The records below must be copied out completely and exactly.

[Collected data entries]
↓↓↓

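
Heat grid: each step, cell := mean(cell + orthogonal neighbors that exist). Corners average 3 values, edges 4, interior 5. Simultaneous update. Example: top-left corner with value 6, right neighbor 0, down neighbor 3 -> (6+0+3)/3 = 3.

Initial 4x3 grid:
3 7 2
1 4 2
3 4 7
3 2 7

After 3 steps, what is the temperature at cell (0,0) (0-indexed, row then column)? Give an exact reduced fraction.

Step 1: cell (0,0) = 11/3
Step 2: cell (0,0) = 125/36
Step 3: cell (0,0) = 3743/1080
Full grid after step 3:
  3743/1080 823/225 8311/2160
  11993/3600 22103/6000 28711/7200
  5959/1800 7621/2000 30911/7200
  733/216 296/75 1915/432

Answer: 3743/1080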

↑↑↑

* _Answer space_:
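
Heat grid: each step, cell := mean(cell + orthogonal neighbors that exist). Corners average 3 values, edges 4, interior 5. Simultaneous update. Example: top-left corner with value 6, right neighbor 0, down neighbor 3 -> (6+0+3)/3 = 3.

Initial 4x3 grid:
3 7 2
1 4 2
3 4 7
3 2 7

After 3 steps, what is the temperature at cell (0,0) (0-indexed, row then column)? Give an exact reduced fraction.

Step 1: cell (0,0) = 11/3
Step 2: cell (0,0) = 125/36
Step 3: cell (0,0) = 3743/1080
Full grid after step 3:
  3743/1080 823/225 8311/2160
  11993/3600 22103/6000 28711/7200
  5959/1800 7621/2000 30911/7200
  733/216 296/75 1915/432

Answer: 3743/1080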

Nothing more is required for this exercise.